- **Work instruction**
Copy each line of the material below that includes the string "switch".
--*--
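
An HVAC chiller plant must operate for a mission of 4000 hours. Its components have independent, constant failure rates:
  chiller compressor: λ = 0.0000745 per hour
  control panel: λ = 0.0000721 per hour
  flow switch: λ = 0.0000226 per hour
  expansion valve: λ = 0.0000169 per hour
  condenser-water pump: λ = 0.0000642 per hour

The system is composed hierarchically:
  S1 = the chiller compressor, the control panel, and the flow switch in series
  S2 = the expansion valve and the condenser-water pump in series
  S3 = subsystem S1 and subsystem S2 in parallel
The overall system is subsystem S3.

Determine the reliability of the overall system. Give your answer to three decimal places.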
--*--
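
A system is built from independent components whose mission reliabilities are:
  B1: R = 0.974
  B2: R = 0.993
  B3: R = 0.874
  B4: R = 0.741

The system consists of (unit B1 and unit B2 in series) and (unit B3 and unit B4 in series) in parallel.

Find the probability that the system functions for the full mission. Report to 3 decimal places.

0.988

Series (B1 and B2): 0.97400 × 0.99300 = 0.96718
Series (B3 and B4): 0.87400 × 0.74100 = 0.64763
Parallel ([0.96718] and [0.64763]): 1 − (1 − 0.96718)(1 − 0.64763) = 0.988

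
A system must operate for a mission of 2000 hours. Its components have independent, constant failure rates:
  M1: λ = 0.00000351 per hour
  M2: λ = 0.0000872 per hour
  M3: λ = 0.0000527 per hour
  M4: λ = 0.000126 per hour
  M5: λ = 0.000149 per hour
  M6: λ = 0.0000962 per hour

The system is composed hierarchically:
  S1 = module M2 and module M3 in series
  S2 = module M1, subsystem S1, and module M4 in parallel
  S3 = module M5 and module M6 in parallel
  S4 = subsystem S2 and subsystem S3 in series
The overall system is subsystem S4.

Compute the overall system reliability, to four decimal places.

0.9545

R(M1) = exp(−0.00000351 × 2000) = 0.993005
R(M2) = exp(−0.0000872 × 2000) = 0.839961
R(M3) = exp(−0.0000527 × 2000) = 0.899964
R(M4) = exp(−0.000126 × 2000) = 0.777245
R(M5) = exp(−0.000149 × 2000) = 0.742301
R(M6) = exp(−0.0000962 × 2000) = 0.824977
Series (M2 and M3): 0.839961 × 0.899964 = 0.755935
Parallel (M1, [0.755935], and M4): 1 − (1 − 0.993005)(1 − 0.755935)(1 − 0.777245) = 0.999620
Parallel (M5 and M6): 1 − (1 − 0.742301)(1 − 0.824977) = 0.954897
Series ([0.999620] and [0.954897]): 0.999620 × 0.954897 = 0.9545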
--*--
- **Task result**
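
  flow switch: λ = 0.0000226 per hour
  S1 = the chiller compressor, the control panel, and the flow switch in series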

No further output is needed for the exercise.